# TASK DESCRIPTION
Read the data below line by line and copy each one with "paired" in it.

# RECORDS FOR THIS TASK
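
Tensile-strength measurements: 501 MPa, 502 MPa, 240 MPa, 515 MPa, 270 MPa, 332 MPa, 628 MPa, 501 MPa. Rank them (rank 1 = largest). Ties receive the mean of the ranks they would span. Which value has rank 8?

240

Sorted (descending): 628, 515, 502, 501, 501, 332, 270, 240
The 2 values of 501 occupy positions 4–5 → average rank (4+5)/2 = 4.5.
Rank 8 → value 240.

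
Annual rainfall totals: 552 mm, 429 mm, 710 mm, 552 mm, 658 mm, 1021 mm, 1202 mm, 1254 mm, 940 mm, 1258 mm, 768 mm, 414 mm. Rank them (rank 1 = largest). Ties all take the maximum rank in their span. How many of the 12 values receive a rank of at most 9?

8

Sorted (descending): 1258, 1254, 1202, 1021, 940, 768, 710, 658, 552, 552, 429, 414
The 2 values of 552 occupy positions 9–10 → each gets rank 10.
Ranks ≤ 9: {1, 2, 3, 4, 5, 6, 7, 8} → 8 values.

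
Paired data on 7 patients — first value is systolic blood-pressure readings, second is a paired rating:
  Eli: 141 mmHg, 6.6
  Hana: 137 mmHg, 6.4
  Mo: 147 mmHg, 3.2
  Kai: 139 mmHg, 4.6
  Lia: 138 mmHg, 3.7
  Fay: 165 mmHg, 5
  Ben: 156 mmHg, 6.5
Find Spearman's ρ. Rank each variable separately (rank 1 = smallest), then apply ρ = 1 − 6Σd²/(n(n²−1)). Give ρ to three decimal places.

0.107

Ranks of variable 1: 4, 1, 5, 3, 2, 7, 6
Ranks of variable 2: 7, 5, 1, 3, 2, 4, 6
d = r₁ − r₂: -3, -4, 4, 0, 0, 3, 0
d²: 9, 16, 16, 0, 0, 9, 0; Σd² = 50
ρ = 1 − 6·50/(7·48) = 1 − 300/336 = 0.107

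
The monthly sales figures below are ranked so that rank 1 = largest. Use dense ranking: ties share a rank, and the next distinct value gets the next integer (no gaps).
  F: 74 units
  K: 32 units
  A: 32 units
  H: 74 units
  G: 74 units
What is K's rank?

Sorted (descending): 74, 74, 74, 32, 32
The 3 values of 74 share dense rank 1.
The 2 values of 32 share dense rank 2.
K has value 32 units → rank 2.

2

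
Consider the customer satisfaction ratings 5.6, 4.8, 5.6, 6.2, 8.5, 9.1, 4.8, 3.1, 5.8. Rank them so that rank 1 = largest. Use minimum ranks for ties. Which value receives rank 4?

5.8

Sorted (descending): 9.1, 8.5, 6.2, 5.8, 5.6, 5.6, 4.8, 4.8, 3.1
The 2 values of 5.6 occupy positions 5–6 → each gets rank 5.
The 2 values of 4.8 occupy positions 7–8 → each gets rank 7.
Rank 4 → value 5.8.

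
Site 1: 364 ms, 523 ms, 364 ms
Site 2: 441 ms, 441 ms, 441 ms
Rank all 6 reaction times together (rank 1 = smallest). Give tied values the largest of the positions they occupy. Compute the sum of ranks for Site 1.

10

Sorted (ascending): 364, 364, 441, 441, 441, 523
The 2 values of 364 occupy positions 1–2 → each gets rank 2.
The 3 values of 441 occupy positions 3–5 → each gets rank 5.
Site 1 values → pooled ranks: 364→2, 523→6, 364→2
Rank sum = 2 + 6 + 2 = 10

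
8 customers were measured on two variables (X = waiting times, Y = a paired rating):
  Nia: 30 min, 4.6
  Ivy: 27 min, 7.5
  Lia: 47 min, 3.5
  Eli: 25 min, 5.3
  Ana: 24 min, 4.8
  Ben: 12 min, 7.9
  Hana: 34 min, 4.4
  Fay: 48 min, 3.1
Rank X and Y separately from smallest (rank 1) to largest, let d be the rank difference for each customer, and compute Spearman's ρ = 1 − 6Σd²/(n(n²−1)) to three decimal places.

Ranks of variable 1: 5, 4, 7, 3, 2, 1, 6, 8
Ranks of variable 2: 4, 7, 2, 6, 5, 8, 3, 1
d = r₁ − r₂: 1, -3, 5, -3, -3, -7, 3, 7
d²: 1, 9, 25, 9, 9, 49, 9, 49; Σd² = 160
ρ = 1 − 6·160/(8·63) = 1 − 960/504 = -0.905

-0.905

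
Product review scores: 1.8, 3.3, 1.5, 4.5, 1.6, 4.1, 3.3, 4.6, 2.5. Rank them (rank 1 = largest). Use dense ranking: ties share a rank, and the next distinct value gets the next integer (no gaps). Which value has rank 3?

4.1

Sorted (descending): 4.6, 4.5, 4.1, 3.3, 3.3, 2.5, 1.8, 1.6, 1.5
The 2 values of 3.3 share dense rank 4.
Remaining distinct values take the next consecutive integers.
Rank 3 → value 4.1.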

# SOLUTION FOR THIS PROBLEM
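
Paired data on 7 patients — first value is systolic blood-pressure readings, second is a paired rating:
8 customers were measured on two variables (X = waiting times, Y = a paired rating):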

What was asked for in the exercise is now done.